=== Available data ===

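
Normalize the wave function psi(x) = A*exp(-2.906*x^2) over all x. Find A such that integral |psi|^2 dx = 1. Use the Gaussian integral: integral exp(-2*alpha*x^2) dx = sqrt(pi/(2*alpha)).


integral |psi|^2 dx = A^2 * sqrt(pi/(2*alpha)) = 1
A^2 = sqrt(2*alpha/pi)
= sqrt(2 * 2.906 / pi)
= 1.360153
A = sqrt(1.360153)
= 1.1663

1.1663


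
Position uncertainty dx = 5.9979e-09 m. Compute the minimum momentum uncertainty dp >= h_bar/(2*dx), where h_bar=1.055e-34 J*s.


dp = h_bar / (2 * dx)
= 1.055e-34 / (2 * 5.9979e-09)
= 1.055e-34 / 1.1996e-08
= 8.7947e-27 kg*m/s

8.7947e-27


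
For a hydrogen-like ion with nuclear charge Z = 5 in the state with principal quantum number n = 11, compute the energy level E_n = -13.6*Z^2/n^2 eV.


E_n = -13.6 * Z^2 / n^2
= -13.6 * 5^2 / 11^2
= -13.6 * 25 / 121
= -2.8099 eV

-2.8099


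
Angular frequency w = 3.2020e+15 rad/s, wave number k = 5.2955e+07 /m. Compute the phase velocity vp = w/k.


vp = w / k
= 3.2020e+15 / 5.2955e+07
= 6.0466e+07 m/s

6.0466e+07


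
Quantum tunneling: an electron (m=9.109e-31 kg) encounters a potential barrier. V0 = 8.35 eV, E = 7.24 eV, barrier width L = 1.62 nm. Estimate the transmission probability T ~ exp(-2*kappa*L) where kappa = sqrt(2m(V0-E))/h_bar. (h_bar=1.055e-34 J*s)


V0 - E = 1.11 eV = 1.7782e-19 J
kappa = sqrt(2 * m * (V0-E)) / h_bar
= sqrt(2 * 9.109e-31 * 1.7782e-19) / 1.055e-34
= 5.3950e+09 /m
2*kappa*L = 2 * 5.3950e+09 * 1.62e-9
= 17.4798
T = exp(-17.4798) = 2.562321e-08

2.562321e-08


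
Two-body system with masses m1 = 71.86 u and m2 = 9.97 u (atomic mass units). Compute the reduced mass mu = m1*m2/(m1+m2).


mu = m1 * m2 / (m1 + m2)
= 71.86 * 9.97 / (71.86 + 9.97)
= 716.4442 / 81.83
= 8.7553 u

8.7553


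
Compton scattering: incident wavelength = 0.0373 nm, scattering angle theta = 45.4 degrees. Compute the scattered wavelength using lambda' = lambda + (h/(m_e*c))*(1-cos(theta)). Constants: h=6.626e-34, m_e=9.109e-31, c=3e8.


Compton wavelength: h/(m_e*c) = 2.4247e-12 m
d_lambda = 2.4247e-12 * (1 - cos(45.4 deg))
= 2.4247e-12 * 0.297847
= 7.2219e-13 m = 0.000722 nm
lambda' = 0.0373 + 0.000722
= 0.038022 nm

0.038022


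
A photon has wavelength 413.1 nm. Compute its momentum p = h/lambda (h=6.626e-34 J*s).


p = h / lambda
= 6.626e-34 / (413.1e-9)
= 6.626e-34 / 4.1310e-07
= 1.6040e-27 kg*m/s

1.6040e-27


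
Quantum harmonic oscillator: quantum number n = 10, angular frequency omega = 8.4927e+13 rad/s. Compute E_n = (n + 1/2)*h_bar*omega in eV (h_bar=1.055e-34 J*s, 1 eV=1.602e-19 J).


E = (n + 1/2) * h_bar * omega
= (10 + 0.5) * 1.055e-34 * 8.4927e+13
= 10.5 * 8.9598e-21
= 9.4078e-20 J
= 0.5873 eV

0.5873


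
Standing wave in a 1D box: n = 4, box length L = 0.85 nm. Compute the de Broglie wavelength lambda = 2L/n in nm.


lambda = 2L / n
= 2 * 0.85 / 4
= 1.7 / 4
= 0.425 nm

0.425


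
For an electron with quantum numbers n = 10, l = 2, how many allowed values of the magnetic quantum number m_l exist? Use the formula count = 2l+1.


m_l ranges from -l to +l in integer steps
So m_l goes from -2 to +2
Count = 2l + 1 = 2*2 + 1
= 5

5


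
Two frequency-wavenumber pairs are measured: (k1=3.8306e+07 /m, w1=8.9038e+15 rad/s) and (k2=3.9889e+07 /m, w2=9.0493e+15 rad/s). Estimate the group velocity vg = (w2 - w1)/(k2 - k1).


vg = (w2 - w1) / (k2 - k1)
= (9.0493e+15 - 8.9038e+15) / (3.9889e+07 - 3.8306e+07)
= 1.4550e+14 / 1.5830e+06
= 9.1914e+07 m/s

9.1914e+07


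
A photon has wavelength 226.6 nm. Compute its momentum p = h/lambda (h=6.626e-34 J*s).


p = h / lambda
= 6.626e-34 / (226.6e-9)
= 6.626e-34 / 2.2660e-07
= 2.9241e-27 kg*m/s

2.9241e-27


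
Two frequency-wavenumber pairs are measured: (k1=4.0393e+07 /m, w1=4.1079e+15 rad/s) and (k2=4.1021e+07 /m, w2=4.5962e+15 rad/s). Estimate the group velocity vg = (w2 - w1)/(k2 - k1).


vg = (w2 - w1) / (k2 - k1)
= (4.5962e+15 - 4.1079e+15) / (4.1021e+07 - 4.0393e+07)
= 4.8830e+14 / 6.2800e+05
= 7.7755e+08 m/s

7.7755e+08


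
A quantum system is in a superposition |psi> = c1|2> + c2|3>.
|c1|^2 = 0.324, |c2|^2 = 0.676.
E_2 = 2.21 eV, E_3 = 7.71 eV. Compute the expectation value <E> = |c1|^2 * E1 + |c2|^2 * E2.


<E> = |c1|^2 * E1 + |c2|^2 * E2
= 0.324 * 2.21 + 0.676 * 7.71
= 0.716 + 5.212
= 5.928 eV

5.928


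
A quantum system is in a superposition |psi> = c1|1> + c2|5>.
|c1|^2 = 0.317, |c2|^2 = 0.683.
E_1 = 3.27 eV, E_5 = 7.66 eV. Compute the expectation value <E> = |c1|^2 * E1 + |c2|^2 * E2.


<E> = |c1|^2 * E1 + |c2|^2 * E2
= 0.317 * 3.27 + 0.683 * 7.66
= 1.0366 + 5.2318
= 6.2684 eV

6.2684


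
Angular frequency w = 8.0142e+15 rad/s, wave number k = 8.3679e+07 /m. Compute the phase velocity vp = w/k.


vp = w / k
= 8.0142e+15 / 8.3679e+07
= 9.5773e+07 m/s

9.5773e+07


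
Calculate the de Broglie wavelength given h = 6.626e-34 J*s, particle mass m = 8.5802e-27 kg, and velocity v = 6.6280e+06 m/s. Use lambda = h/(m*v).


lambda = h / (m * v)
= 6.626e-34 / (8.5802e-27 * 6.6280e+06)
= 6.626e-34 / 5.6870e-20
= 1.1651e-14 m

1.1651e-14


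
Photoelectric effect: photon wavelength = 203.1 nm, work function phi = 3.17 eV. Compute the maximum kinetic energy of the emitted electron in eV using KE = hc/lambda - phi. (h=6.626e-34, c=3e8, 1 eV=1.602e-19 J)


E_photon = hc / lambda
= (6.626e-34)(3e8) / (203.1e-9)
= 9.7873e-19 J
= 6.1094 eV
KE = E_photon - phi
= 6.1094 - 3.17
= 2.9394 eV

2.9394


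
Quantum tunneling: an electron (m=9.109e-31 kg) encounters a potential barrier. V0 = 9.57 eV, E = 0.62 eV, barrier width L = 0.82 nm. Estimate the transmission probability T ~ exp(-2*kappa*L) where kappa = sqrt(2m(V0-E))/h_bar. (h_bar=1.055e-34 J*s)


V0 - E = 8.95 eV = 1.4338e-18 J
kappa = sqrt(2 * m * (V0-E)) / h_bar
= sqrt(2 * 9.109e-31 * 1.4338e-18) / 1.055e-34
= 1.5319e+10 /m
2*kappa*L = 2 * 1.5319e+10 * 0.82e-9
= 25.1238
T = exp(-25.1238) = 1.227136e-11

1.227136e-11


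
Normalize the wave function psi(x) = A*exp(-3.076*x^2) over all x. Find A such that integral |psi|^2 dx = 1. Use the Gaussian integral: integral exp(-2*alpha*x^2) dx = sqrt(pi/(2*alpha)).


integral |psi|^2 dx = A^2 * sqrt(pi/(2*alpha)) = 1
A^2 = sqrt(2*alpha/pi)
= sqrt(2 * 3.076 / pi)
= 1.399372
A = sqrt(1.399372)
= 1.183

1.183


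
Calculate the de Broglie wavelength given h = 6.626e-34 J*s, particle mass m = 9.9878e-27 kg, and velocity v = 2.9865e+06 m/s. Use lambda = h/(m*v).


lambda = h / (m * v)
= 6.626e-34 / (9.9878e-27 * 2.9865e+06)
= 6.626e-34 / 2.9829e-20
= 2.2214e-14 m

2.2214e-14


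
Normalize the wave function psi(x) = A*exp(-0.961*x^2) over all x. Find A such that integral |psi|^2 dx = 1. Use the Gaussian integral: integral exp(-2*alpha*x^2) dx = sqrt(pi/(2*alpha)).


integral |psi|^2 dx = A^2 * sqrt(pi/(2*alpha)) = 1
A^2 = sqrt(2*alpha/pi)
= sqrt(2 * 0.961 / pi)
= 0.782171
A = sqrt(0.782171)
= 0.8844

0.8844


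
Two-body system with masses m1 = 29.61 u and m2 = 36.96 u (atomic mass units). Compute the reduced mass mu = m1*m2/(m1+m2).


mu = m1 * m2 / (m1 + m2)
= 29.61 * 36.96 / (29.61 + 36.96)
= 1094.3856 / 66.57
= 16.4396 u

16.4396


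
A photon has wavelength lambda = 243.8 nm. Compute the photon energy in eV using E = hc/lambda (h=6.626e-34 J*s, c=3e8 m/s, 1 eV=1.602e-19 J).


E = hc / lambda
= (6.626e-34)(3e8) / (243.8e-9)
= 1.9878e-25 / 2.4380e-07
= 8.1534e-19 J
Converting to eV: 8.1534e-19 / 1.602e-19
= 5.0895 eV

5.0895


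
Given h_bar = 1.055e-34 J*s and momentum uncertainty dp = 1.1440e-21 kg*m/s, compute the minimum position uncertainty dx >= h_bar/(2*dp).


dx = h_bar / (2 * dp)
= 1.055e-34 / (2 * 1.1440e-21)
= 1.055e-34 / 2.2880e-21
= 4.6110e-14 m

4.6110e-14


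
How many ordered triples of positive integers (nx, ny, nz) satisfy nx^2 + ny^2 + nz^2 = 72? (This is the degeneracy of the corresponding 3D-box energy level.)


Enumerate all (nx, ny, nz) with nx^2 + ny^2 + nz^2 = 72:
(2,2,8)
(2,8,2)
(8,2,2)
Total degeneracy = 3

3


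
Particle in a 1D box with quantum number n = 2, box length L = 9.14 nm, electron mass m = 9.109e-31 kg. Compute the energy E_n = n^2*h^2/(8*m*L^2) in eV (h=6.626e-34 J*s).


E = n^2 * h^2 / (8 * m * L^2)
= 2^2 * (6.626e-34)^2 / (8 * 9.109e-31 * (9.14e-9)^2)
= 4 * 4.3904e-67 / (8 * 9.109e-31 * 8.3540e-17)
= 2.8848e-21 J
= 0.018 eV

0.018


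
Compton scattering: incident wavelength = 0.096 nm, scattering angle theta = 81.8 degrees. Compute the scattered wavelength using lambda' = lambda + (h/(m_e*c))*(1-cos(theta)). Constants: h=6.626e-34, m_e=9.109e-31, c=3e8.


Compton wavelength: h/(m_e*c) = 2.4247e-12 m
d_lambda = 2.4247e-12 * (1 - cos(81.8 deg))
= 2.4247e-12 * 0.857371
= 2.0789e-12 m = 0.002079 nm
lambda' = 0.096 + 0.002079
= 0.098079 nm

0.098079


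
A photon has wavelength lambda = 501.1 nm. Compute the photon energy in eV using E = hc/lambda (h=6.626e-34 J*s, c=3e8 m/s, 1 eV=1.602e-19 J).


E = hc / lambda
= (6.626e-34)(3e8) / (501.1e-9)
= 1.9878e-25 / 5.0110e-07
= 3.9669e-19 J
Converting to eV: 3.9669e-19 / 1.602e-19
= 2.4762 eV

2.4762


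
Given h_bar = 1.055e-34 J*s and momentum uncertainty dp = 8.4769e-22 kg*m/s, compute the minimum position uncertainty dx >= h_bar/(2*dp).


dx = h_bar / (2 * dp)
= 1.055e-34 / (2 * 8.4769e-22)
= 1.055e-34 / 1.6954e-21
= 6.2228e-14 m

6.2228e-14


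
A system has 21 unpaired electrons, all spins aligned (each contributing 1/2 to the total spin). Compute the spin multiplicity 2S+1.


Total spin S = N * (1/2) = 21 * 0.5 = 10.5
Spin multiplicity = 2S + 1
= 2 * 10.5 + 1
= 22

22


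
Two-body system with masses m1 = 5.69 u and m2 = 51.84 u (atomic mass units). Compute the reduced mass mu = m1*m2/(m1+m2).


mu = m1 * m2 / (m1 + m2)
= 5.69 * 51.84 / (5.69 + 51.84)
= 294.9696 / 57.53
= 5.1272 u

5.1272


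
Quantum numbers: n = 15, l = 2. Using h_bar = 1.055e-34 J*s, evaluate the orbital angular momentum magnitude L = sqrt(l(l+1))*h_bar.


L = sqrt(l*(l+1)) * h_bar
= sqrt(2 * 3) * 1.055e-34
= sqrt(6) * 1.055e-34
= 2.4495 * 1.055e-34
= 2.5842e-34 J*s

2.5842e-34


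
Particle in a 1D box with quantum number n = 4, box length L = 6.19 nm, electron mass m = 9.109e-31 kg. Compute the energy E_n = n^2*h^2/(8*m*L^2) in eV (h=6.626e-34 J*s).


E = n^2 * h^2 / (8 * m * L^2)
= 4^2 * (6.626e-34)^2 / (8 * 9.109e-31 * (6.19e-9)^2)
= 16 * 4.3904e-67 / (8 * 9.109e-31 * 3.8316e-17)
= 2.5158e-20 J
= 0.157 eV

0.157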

===

**Your assignment**
The lines from the one containing "6.19 nm, electron" through the end of the data are to be copied exactly, the first and last of them included.

**Answer space**
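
Particle in a 1D box with quantum number n = 4, box length L = 6.19 nm, electron mass m = 9.109e-31 kg. Compute the energy E_n = n^2*h^2/(8*m*L^2) in eV (h=6.626e-34 J*s).


E = n^2 * h^2 / (8 * m * L^2)
= 4^2 * (6.626e-34)^2 / (8 * 9.109e-31 * (6.19e-9)^2)
= 16 * 4.3904e-67 / (8 * 9.109e-31 * 3.8316e-17)
= 2.5158e-20 J
= 0.157 eV

0.157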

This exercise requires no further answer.